BEGIN Raw data

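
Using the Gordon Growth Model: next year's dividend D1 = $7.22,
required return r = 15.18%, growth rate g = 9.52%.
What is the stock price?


Formula: P = D1 / (r - g)
Spread: r - g = 0.1518 - 0.0952 = 0.0566
Substituting: P = $7.22 / 0.0566
P = $127.56

$127.56


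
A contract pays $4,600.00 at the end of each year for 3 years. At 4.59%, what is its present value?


Formula: PV = PMT * (1 - (1+r)^(-n)) / r
Discount factor: (1 + 0.0459)^(-3) = 0.874036
Bracket: 1 - 0.874036 = 0.125964
PV = $4,600.00 * 0.125964 / 0.0459 = $12,623.80

$12,623.80


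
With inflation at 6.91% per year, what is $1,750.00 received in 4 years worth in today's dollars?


Formula: Real value = nominal / (1 + inflation)^years
Price level: (1 + 0.0691)^4 = 1.306391
Real value = $1,750.00 / 1.306391 = $1,339.57

$1,339.57


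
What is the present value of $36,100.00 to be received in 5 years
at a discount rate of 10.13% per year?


Formula: PV = FV / (1 + r)^n
Substituting: PV = $36,100.00 / (1 + 0.1013)^5
Discount factor: (1.1013)^5 = 1.620049
PV = $36,100.00 / 1.620049 = $22,283.27

$22,283.27


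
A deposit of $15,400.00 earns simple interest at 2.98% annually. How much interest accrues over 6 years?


Formula: I = P * r * t
Substituting: I = $15,400.00 * 0.0298 * 6
Step: I = $15,400.00 * 0.1788
I = $2,753.52

$2,753.52


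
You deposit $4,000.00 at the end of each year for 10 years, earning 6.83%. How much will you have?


Formula: FV = PMT * ((1+r)^n - 1) / r
Growth factor: (1 + 0.0683)^10 = 1.93612
Numerator: 1.93612 - 1 = 0.93612
FV = $4,000.00 * 0.93612 / 0.0683 = $54,824.02

$54,824.02


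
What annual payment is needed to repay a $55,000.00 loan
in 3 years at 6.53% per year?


Formula: PMT = PV * r / (1 - (1+r)^(-n))
Denominator: 1 - (1 + 0.0653)^(-3) = 0.17285
Numerator: $55,000.00 * 0.0653 = 3591.5
PMT = 3591.5 / 0.17285 = $20,778.12

$20,778.12


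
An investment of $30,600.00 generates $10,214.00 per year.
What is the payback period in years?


Formula: Payback = investment / annual cash flow
Substituting: Payback = $30,600.00 / $10,214.00
Payback = 2.9959 years

2.9959 years


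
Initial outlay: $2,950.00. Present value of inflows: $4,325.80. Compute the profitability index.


Formula: PI = PV(cash flows) / initial investment
Substituting: PI = $4,325.80 / $2,950.00
PI = 1.4664

1.4664


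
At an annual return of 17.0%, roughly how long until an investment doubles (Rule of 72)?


Formula: Years ≈ 72 / r
Substituting: Years ≈ 72 / 17.0
Years ≈ 4.2

4.2 years


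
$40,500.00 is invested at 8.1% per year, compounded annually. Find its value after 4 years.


Formula: FV = P * (1 + r)^n
Substituting: FV = $40,500.00 * (1 + 0.081)^4
Growth factor: (1.081)^4 = 1.365535
FV = $40,500.00 * 1.365535 = $55,304.16

$55,304.16


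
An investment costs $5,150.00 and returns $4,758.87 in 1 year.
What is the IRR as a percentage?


Formula: IRR = C1/C0 - 1
Substituting: IRR = $4,758.87 / $5,150.00 - 1
Ratio: 0.924052 - 1 = -0.075948
IRR = -7.5948%

-7.5948%


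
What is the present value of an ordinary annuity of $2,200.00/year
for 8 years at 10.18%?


Formula: PV = PMT * (1 - (1+r)^(-n)) / r
Discount factor: (1 + 0.1018)^(-8) = 0.460445
Bracket: 1 - 0.460445 = 0.539555
PV = $2,200.00 * 0.539555 / 0.1018 = $11,660.32

$11,660.32


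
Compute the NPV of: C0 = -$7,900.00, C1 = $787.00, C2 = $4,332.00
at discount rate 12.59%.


Formula: NPV = C0 + C1/(1+r) + C2/(1+r)^2
Discount C1: $787.00 / (1 + 0.1259) = $699.00
Discount C2: $4,332.00 / (1 + 0.1259)^2 = $3,417.34
NPV = -$7,900.00 + $699.00 + $3,417.34 = -$3,783.66

-$3,783.66


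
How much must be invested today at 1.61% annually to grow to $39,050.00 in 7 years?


Formula: PV = FV / (1 + r)^n
Substituting: PV = $39,050.00 / (1 + 0.0161)^7
Discount factor: (1.0161)^7 = 1.118292
PV = $39,050.00 / 1.118292 = $34,919.33

$34,919.33


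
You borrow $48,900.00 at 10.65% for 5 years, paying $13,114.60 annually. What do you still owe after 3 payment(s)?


Formula: Balance = PV*(1+r)^k - PMT*((1+r)^k - 1)/r
Growth: (1 + 0.1065)^3 = 1.354735
Accumulated factor: ((1+r)^k - 1)/r = 3.330842
Balance = $48,900.00 * 1.354735 - $13,114.60 * 3.330842
Balance = $22,563.86

$22,563.86


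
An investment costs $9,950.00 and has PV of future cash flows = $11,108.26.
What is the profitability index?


Formula: PI = PV(cash flows) / initial investment
Substituting: PI = $11,108.26 / $9,950.00
PI = 1.1164

1.1164


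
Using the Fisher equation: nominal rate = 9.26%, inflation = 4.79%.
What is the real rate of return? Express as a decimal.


Formula: (1 + r_real) = (1 + r_nom) / (1 + inflation)
Substituting: (1 + r_real) = 1.0926 / 1.0479
(1 + r_real) = 1.042657
r_real = 1.042657 - 1 = 0.042657

0.042657


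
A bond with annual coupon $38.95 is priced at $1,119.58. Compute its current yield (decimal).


Formula: Current yield = annual coupon / price
Substituting: CY = $38.95 / $1,119.58
CY = 0.03479

0.03479


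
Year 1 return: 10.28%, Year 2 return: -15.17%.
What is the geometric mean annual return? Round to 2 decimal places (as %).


Formula: Geometric mean = ((1+r1)*(1+r2))^(1/2) - 1
Product: (1 + 0.1028) * (1 + -0.1517) = 1.1028 * 0.8483 = 0.935505
Square root: 0.935505^0.5 = 0.967215
Geometric mean = 0.967215 - 1 = -0.032785
As percentage: -3.28%

-3.28%


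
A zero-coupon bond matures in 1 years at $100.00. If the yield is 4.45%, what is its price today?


Formula: Price = FV / (1 + r)^n
Substituting: Price = $100.00 / (1 + 0.0445)^1
Discount factor: (1.0445)^1 = 1.0445
Price = $100.00 / 1.0445 = $95.74

$95.74


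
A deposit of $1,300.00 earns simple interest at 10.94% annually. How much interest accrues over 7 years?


Formula: I = P * r * t
Substituting: I = $1,300.00 * 0.1094 * 7
Step: I = $1,300.00 * 0.7658
I = $995.54

$995.54


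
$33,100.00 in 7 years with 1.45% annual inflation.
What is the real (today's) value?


Formula: Real value = nominal / (1 + inflation)^years
Price level: (1 + 0.0145)^7 = 1.106024
Real value = $33,100.00 / 1.106024 = $29,927.03

$29,927.03


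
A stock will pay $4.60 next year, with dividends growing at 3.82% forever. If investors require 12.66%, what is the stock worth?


Formula: P = D1 / (r - g)
Spread: r - g = 0.1266 - 0.0382 = 0.0884
Substituting: P = $4.60 / 0.0884
P = $52.04

$52.04


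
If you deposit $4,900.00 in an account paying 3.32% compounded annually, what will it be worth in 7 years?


Formula: FV = P * (1 + r)^n
Substituting: FV = $4,900.00 * (1 + 0.0332)^7
Growth factor: (1.0332)^7 = 1.256871
FV = $4,900.00 * 1.256871 = $6,158.67

$6,158.67


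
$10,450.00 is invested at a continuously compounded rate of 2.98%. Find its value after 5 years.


Formula: FV = P * e^(r*t)
Exponent: r*t = 0.0298 * 5 = 0.149
e^(0.149) = 1.160673
FV = $10,450.00 * 1.160673 = $12,129.03

$12,129.03


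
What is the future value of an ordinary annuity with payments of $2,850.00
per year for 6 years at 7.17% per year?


Formula: FV = PMT * ((1+r)^n - 1) / r
Growth factor: (1 + 0.0717)^6 = 1.515093
Numerator: 1.515093 - 1 = 0.515093
FV = $2,850.00 * 0.515093 / 0.0717 = $20,474.42

$20,474.42


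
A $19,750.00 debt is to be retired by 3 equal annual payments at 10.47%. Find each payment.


Formula: PMT = PV * r / (1 - (1+r)^(-n))
Denominator: 1 - (1 + 0.1047)^(-3) = 0.258234
Numerator: $19,750.00 * 0.1047 = 2067.825
PMT = 2067.825 / 0.258234 = $8,007.56

$8,007.56


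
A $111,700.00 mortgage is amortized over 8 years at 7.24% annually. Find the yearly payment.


Formula: PMT = PV * r / (1 - (1+r)^(-n))
Denominator: 1 - (1 + 0.0724)^(-8) = 0.42833
Numerator: $111,700.00 * 0.0724 = 8087.08
PMT = 8087.08 / 0.42833 = $18,880.50

$18,880.50


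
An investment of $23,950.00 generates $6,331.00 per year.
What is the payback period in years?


Formula: Payback = investment / annual cash flow
Substituting: Payback = $23,950.00 / $6,331.00
Payback = 3.783 years

3.783 years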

END Raw data

▶ Task prompt: Word for word, please print every line from the beginning of the records to the line bearing "An investment of $30,600.00", counting both ends and stopping there.

▶ Result of the task:
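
Using the Gordon Growth Model: next year's dividend D1 = $7.22,
required return r = 15.18%, growth rate g = 9.52%.
What is the stock price?


Formula: P = D1 / (r - g)
Spread: r - g = 0.1518 - 0.0952 = 0.0566
Substituting: P = $7.22 / 0.0566
P = $127.56

$127.56


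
A contract pays $4,600.00 at the end of each year for 3 years. At 4.59%, what is its present value?


Formula: PV = PMT * (1 - (1+r)^(-n)) / r
Discount factor: (1 + 0.0459)^(-3) = 0.874036
Bracket: 1 - 0.874036 = 0.125964
PV = $4,600.00 * 0.125964 / 0.0459 = $12,623.80

$12,623.80


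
With inflation at 6.91% per year, what is $1,750.00 received in 4 years worth in today's dollars?


Formula: Real value = nominal / (1 + inflation)^years
Price level: (1 + 0.0691)^4 = 1.306391
Real value = $1,750.00 / 1.306391 = $1,339.57

$1,339.57


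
What is the present value of $36,100.00 to be received in 5 years
at a discount rate of 10.13% per year?


Formula: PV = FV / (1 + r)^n
Substituting: PV = $36,100.00 / (1 + 0.1013)^5
Discount factor: (1.1013)^5 = 1.620049
PV = $36,100.00 / 1.620049 = $22,283.27

$22,283.27


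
A deposit of $15,400.00 earns simple interest at 2.98% annually. How much interest accrues over 6 years?


Formula: I = P * r * t
Substituting: I = $15,400.00 * 0.0298 * 6
Step: I = $15,400.00 * 0.1788
I = $2,753.52

$2,753.52


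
You deposit $4,000.00 at the end of each year for 10 years, earning 6.83%. How much will you have?


Formula: FV = PMT * ((1+r)^n - 1) / r
Growth factor: (1 + 0.0683)^10 = 1.93612
Numerator: 1.93612 - 1 = 0.93612
FV = $4,000.00 * 0.93612 / 0.0683 = $54,824.02

$54,824.02


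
What annual payment is needed to repay a $55,000.00 loan
in 3 years at 6.53% per year?


Formula: PMT = PV * r / (1 - (1+r)^(-n))
Denominator: 1 - (1 + 0.0653)^(-3) = 0.17285
Numerator: $55,000.00 * 0.0653 = 3591.5
PMT = 3591.5 / 0.17285 = $20,778.12

$20,778.12


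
An investment of $30,600.00 generates $10,214.00 per year.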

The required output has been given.